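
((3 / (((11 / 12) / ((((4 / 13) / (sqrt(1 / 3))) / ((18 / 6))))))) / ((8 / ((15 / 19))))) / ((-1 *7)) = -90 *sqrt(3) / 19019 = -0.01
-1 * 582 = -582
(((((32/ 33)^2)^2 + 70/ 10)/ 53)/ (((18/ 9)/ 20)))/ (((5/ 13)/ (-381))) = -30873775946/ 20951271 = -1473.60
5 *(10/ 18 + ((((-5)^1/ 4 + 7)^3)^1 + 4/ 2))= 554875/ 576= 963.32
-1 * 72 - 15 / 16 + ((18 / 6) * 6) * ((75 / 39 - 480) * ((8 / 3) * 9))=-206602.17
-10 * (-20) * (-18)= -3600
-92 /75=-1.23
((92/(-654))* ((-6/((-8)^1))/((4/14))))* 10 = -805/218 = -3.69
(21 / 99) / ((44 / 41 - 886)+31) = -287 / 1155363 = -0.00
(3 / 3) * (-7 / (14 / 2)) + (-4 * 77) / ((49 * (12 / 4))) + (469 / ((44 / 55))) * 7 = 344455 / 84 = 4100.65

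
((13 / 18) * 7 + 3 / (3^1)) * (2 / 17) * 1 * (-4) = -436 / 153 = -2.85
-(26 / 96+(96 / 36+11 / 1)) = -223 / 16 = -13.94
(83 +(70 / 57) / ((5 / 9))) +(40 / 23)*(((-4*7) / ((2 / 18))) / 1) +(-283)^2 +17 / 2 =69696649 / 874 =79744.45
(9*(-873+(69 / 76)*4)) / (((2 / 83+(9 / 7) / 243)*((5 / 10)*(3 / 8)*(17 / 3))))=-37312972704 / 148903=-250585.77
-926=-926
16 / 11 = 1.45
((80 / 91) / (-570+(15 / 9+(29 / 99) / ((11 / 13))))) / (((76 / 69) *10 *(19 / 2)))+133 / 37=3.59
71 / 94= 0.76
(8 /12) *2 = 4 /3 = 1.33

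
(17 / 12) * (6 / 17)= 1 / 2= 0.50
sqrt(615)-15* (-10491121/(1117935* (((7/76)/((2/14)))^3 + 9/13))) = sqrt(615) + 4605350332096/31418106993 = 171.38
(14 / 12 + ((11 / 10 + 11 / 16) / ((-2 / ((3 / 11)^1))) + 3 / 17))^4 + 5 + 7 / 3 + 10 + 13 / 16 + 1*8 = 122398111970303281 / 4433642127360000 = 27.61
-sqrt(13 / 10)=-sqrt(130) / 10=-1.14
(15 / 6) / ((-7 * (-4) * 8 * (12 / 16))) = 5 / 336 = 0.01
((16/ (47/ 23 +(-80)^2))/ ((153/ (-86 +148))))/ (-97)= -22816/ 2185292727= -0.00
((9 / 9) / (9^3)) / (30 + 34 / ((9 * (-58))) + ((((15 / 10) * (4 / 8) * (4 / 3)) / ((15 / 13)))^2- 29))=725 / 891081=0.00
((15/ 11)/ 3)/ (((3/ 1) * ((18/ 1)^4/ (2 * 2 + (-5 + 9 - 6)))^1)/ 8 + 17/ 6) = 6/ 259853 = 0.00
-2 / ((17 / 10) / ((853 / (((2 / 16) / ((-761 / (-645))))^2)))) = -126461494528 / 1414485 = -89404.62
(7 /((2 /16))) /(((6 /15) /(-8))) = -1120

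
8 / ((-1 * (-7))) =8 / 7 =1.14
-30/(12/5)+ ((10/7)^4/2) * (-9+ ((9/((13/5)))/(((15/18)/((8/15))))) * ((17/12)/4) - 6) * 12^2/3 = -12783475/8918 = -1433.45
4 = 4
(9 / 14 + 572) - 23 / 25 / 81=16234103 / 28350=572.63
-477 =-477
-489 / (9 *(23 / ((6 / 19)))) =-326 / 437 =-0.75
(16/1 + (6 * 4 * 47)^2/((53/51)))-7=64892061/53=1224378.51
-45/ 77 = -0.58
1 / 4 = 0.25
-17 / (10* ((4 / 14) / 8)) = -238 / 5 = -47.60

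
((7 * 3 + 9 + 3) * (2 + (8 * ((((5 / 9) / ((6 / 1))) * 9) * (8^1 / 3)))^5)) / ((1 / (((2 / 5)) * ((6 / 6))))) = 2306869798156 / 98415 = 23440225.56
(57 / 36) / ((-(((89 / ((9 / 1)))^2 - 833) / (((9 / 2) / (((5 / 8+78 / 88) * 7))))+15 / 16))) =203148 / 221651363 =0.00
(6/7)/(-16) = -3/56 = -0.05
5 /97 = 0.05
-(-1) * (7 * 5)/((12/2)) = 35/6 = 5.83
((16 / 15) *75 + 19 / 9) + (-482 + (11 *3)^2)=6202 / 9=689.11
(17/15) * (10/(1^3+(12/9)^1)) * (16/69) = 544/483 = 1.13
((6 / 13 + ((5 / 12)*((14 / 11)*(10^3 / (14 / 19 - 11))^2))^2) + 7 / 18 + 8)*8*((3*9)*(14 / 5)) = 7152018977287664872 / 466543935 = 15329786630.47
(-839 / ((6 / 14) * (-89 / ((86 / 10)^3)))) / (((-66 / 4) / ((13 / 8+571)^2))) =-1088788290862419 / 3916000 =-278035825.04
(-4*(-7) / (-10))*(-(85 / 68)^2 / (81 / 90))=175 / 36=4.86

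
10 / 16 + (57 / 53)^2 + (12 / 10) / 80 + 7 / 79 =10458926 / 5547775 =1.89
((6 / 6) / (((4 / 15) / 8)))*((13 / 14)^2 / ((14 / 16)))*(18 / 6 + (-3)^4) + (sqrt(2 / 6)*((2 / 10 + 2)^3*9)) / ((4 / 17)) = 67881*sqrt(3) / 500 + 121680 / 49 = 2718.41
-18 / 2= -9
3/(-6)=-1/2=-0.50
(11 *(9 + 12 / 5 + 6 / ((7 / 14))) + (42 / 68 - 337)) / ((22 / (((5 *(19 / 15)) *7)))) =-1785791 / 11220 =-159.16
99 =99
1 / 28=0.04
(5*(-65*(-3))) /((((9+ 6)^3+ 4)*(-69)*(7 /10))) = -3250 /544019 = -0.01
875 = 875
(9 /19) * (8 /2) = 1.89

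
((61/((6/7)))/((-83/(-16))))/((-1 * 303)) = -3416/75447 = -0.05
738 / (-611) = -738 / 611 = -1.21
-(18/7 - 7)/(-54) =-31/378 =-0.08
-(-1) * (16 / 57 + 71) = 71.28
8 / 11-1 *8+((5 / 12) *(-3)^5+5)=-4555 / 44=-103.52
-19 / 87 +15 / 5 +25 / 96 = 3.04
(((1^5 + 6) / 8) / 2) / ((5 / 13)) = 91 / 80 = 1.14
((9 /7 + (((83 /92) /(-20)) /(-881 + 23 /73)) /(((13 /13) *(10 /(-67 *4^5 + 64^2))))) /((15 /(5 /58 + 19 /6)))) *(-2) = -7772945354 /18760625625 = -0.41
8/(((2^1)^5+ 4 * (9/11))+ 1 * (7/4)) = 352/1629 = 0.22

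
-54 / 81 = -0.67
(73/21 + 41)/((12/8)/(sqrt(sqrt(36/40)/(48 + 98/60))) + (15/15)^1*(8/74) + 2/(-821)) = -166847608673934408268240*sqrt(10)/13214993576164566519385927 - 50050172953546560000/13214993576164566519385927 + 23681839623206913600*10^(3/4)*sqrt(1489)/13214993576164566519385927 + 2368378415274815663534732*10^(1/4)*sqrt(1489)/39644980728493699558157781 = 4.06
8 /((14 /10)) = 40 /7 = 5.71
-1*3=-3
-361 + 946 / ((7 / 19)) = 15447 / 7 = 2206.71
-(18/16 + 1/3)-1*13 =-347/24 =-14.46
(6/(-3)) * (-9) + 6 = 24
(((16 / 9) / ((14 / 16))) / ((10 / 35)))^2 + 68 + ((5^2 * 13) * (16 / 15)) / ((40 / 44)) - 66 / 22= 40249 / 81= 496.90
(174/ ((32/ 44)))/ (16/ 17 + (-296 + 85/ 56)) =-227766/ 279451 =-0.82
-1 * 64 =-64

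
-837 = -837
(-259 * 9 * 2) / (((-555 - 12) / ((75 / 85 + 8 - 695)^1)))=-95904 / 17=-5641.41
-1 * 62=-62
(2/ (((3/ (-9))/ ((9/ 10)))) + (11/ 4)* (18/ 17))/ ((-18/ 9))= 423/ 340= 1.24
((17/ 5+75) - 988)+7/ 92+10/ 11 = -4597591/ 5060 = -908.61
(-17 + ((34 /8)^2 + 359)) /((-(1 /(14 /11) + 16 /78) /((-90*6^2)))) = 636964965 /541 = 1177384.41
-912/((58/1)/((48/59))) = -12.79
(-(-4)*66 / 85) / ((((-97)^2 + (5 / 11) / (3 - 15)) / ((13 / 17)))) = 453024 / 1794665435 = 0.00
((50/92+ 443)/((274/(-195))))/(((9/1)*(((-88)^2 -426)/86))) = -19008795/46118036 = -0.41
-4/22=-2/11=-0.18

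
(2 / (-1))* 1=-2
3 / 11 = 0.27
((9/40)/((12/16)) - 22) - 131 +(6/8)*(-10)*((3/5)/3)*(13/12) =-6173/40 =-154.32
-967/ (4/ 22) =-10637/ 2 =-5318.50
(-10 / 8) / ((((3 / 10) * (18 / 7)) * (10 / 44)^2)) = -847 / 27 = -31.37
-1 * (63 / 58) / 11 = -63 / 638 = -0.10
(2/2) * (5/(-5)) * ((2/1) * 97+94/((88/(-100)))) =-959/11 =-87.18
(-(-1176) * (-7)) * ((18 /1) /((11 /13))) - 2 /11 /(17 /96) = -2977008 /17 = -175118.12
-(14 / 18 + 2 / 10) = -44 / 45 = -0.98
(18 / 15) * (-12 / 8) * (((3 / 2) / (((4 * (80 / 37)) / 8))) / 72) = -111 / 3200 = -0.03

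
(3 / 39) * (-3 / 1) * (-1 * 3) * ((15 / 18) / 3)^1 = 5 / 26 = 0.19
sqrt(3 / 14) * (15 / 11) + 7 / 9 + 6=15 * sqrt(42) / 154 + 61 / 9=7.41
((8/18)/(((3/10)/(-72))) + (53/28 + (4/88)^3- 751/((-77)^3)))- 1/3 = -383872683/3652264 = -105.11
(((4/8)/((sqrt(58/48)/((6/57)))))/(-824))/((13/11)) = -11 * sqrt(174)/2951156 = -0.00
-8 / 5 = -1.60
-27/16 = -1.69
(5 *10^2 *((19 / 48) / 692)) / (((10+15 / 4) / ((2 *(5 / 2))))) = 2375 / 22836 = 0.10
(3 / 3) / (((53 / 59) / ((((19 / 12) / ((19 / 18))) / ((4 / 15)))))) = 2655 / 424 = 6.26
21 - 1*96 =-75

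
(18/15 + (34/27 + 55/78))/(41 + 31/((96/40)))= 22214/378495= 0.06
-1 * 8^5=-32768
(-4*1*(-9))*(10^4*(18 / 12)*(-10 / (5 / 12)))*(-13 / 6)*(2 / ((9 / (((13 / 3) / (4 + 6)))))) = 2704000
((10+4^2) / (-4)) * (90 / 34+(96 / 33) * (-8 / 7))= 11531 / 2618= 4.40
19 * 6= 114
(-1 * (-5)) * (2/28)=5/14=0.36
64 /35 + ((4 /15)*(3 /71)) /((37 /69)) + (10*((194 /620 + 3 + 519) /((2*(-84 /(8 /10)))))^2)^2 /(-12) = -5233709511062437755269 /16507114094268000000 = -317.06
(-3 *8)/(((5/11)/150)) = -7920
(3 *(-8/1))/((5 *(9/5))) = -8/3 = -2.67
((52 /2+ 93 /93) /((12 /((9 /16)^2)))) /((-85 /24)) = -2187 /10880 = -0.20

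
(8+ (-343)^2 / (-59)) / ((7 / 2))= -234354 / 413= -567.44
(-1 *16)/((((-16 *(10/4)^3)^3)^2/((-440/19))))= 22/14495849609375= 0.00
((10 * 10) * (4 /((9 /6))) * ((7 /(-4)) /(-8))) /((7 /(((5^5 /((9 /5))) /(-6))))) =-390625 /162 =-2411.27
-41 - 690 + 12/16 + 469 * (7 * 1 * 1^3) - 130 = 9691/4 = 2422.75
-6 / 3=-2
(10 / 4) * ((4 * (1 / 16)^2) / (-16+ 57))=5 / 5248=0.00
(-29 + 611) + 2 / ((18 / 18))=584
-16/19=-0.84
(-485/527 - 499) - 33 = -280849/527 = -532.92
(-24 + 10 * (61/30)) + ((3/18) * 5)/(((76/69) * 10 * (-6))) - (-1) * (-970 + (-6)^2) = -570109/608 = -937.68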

━━━━

Please copy the lines above from the line with "(9 / 14 + 572)" up to and including the line with "(17/15) * (10/(1^3+(12/9)^1))", exactly as written and with nothing else.

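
(9 / 14 + 572) - 23 / 25 / 81=16234103 / 28350=572.63
-477 =-477
-489 / (9 *(23 / ((6 / 19)))) =-326 / 437 =-0.75
(16/1 + (6 * 4 * 47)^2/((53/51)))-7=64892061/53=1224378.51
-45/ 77 = -0.58
1 / 4 = 0.25
-17 / (10* ((4 / 14) / 8)) = -238 / 5 = -47.60

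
((7 * 3 + 9 + 3) * (2 + (8 * ((((5 / 9) / ((6 / 1))) * 9) * (8^1 / 3)))^5)) / ((1 / (((2 / 5)) * ((6 / 6))))) = 2306869798156 / 98415 = 23440225.56
(57 / 36) / ((-(((89 / ((9 / 1)))^2 - 833) / (((9 / 2) / (((5 / 8+78 / 88) * 7))))+15 / 16))) =203148 / 221651363 =0.00
(6/7)/(-16) = -3/56 = -0.05
5 /97 = 0.05
-(-1) * (7 * 5)/((12/2)) = 35/6 = 5.83
((16 / 15) *75 + 19 / 9) + (-482 + (11 *3)^2)=6202 / 9=689.11
(17/15) * (10/(1^3+(12/9)^1)) * (16/69) = 544/483 = 1.13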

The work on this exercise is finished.